===== SUPPLIED DATA =====
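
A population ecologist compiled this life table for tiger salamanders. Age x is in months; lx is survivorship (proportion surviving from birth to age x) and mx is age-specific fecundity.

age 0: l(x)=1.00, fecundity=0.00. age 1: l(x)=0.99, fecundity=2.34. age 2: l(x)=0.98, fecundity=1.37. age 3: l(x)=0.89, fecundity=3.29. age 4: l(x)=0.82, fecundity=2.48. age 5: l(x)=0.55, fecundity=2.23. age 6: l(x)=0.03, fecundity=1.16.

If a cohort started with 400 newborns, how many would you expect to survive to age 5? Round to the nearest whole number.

220

Expected survivors = N0 · l_5 = 400 × 0.55 = 220 → 220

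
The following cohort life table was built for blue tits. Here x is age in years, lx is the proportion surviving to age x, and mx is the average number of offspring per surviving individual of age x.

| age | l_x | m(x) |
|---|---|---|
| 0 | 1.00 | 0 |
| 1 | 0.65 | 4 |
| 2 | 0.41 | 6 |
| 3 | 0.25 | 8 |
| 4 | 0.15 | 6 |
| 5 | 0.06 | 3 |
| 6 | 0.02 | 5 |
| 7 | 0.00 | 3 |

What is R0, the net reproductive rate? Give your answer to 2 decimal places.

lx·mx by age: 0, 2.6, 2.46, 2, 0.9, 0.18, 0.1, 0
R0 = Σ lx·mx = 8.24 → 8.24

8.24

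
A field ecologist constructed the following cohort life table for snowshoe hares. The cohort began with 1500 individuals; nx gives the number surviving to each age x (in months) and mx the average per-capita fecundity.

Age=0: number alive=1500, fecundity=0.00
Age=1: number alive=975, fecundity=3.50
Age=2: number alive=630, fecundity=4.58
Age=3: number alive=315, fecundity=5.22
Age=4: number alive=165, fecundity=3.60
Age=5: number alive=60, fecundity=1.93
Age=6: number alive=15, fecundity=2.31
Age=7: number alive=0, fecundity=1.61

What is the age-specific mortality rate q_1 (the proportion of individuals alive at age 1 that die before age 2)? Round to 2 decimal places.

0.35

lx = nx/n0 = nx/1500: 1, 0.65, 0.42, 0.21, 0.11, 0.04, 0.01, 0
q_1 = (l_1 − l_2) / l_1 = (0.65 − 0.42) / 0.65
     = 0.23 / 0.65 = 0.353846… → 0.35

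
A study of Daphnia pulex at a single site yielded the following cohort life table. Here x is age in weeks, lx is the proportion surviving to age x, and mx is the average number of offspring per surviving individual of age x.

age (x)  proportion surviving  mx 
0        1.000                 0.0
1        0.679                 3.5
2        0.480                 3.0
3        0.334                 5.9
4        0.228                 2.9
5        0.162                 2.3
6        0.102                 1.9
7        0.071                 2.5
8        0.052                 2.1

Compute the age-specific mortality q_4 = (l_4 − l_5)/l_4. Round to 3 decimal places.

0.289

q_4 = (l_4 − l_5) / l_4 = (0.228 − 0.162) / 0.228
     = 0.066 / 0.228 = 0.289474… → 0.289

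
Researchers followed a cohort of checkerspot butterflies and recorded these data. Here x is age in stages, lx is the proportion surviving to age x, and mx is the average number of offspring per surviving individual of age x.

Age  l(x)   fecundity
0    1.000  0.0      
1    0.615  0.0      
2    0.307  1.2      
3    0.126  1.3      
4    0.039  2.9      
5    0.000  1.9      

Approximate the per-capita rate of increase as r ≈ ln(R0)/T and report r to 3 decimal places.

R0 = Σ lx·mx = 0 + 0 + 0.3684 + 0.1638 + 0.1131 + 0 = 0.6453
Σ x·lx·mx = 1.6806; T = 1.6806/0.6453 = 2.60437…
r ≈ ln(R0)/T = ln(0.6453)/2.60437… = -0.16819… → -0.168

-0.168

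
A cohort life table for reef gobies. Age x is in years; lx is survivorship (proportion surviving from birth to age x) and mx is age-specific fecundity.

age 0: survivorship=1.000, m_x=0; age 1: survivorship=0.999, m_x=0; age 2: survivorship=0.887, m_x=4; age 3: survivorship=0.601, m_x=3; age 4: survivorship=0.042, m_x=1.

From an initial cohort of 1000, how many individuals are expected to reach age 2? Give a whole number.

Expected survivors = N0 · l_2 = 1000 × 0.887 = 887 → 887

887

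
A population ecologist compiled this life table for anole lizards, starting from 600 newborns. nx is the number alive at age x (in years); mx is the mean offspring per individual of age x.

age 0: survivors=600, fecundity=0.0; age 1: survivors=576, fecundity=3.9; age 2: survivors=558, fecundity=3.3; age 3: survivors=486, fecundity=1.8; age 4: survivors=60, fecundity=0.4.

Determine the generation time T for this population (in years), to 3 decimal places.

lx = nx/n0 = nx/600: 1, 0.96, 0.93, 0.81, 0.1
lx·mx: 0, 3.744, 3.069, 1.458, 0.04 → R0 = 8.311
x·lx·mx: 0, 3.744, 6.138, 4.374, 0.16 → Σ = 14.416
T = 14.416 / 8.311 = 1.734569… → 1.735

1.735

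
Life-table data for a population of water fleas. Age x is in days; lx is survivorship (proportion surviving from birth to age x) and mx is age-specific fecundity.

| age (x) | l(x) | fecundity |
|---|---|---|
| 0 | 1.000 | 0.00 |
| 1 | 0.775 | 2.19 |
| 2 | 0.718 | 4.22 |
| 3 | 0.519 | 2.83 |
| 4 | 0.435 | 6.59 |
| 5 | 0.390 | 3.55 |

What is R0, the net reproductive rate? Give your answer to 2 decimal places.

10.45

lx·mx by age: 0, 1.69725, 3.02996, 1.46877, 2.86665, 1.3845
R0 = Σ lx·mx = 10.44713 → 10.45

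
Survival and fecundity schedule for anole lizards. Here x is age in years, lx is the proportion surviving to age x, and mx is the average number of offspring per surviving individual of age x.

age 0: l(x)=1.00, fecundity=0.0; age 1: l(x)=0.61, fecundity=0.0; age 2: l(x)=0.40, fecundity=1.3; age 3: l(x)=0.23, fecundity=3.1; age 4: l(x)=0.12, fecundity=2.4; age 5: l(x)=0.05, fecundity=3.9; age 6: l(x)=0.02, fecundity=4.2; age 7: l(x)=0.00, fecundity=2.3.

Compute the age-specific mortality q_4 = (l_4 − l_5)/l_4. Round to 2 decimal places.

q_4 = (l_4 − l_5) / l_4 = (0.12 − 0.05) / 0.12
     = 0.07 / 0.12 = 0.583333… → 0.58

0.58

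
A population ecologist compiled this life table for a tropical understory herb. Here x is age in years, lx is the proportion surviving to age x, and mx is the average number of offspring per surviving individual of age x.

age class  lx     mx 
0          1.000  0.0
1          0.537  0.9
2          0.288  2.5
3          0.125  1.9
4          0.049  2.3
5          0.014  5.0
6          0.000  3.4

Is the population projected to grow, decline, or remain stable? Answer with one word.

growing

R0 = Σ lx·mx = 0 + 0.4833 + 0.72 + 0.2375 + 0.1127 + 0.07 + 0 = 1.6235
R0 > 1, so the population is growing.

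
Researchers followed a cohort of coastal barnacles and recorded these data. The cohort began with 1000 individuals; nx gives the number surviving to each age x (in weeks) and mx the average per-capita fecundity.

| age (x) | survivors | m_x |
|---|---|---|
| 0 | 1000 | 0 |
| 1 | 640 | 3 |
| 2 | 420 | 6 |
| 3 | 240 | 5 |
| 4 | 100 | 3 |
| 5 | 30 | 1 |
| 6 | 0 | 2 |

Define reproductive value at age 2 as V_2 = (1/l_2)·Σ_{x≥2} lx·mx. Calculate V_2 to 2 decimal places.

lx = nx/n0 = nx/1000: 1, 0.64, 0.42, 0.24, 0.1, 0.03, 0
lx·mx for x ≥ 2: 2.52, 1.2, 0.3, 0.03, 0 → sum = 4.05
V_2 = 4.05 / l_2 = 4.05 / 0.42 = 9.642857… → 9.64

9.64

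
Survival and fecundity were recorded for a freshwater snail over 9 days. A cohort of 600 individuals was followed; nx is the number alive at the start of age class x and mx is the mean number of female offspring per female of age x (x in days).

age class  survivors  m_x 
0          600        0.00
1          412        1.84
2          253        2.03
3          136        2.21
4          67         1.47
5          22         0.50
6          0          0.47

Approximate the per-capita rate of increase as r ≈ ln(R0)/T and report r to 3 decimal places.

lx = nx/n0 = nx/600: 1, 0.68667…, 0.42167…, 0.22667…, 0.11167…, 0.03667…, 0
R0 = Σ lx·mx = 0 + 1.26347… + 0.85598… + 0.50093… + 0.16415… + 0.01833… + 0 = 2.802867…
Σ x·lx·mx = 5.2265…; T = 5.2265…/2.802867… = 1.8647…
r ≈ ln(R0)/T = ln(2.802867…)/1.8647… = 0.55271… → 0.553

0.553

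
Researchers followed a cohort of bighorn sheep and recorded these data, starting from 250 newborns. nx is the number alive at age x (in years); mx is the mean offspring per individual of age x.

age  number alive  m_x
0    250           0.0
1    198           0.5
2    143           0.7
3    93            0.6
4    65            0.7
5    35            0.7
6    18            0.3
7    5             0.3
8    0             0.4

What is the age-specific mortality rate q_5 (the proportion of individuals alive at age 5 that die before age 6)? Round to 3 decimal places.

0.486

lx = nx/n0 = nx/250: 1, 0.792, 0.572, 0.372, 0.26, 0.14, 0.072, 0.02, 0
q_5 = (l_5 − l_6) / l_5 = (0.14 − 0.072) / 0.14
     = 0.068 / 0.14 = 0.485714… → 0.486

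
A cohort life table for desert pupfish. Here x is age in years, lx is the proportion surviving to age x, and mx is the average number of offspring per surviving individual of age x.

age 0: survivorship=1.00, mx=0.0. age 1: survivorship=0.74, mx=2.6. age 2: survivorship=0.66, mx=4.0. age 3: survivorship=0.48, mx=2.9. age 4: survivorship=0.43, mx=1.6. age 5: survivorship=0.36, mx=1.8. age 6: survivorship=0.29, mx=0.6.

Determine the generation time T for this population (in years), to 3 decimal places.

2.467

lx·mx: 0, 1.924, 2.64, 1.392, 0.688, 0.648, 0.174 → R0 = 7.466
x·lx·mx: 0, 1.924, 5.28, 4.176, 2.752, 3.24, 1.044 → Σ = 18.416
T = 18.416 / 7.466 = 2.466649… → 2.467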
=====
▶ GOAL OF THE EXERCISE
Starting at the line that has "0.435 | 6.59 |" and ending at the line that has "age 0: l(x)=1.00, fecundity=0.0;", please write out the lines above exactly, leaving out all others.

▶ RESULT OF THE EXERCISE
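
| 4 | 0.435 | 6.59 |
| 5 | 0.390 | 3.55 |

What is R0, the net reproductive rate? Give your answer to 2 decimal places.

10.45

lx·mx by age: 0, 1.69725, 3.02996, 1.46877, 2.86665, 1.3845
R0 = Σ lx·mx = 10.44713 → 10.45

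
Survival and fecundity schedule for anole lizards. Here x is age in years, lx is the proportion surviving to age x, and mx is the average number of offspring per surviving individual of age x.

age 0: l(x)=1.00, fecundity=0.0; age 1: l(x)=0.61, fecundity=0.0; age 2: l(x)=0.40, fecundity=1.3; age 3: l(x)=0.23, fecundity=3.1; age 4: l(x)=0.12, fecundity=2.4; age 5: l(x)=0.05, fecundity=3.9; age 6: l(x)=0.02, fecundity=4.2; age 7: l(x)=0.00, fecundity=2.3.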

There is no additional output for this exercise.